**Required action:** Set down exactly, from the records below, the line with "A packaging line" through the line with "To establish X̄-R", and nothing else.

################

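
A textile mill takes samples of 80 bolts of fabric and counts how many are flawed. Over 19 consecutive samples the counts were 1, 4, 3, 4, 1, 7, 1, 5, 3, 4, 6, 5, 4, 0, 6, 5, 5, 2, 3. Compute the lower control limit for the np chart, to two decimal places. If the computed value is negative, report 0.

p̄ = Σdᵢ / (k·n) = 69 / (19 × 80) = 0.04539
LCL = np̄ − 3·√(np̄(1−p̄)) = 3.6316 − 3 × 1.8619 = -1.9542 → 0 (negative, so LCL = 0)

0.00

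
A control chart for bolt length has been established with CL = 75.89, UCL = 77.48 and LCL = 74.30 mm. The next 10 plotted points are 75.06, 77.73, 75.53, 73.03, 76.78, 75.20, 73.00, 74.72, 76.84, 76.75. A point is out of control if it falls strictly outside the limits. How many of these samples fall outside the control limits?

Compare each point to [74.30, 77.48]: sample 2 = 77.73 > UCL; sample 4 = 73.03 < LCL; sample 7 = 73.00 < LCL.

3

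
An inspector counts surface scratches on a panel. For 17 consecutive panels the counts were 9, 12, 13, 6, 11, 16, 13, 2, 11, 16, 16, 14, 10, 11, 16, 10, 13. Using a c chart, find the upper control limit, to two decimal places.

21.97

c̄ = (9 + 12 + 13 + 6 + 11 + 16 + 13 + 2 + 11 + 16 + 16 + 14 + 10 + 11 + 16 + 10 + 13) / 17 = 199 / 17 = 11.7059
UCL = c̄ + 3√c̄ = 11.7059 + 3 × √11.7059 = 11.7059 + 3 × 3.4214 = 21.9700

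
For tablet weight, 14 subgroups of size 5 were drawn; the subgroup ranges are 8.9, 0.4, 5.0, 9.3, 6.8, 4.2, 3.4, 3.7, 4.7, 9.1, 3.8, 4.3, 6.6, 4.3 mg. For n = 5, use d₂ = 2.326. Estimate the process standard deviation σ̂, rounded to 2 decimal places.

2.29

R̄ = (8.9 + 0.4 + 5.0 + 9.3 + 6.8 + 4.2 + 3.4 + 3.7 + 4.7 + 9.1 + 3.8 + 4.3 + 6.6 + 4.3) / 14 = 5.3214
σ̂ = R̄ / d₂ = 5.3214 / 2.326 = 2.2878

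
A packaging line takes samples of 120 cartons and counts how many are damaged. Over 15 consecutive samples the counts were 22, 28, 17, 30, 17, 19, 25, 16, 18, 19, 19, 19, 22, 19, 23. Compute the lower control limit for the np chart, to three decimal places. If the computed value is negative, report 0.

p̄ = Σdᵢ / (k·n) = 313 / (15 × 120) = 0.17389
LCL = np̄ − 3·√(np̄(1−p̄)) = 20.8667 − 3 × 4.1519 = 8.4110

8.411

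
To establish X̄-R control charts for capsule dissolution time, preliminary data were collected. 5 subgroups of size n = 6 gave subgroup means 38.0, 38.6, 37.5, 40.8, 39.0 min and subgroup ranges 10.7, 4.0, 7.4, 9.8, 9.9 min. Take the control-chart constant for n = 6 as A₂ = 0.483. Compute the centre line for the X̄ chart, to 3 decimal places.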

################

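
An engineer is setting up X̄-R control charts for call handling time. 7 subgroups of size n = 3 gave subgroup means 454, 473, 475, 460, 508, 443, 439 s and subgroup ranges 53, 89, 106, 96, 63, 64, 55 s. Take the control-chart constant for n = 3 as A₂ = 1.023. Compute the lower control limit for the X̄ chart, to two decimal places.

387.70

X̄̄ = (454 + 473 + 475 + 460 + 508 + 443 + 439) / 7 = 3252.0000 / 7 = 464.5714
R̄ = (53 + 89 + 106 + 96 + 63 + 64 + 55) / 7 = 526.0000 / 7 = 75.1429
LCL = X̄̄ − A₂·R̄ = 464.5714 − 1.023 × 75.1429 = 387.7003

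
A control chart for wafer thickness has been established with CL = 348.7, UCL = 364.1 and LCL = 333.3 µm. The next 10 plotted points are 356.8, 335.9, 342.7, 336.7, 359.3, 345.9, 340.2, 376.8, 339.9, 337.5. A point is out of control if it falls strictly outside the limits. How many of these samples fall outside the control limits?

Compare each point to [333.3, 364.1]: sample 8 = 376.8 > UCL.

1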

################

**Task output:**
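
A packaging line takes samples of 120 cartons and counts how many are damaged. Over 15 consecutive samples the counts were 22, 28, 17, 30, 17, 19, 25, 16, 18, 19, 19, 19, 22, 19, 23. Compute the lower control limit for the np chart, to three decimal places. If the computed value is negative, report 0.

p̄ = Σdᵢ / (k·n) = 313 / (15 × 120) = 0.17389
LCL = np̄ − 3·√(np̄(1−p̄)) = 20.8667 − 3 × 4.1519 = 8.4110

8.411

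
To establish X̄-R control charts for capsule dissolution time, preliminary data were collected. 5 subgroups of size n = 6 gave subgroup means 38.0, 38.6, 37.5, 40.8, 39.0 min and subgroup ranges 10.7, 4.0, 7.4, 9.8, 9.9 min. Take the control-chart constant for n = 6 as A₂ = 0.483. Compute the centre line for the X̄ chart, to 3 decimal places.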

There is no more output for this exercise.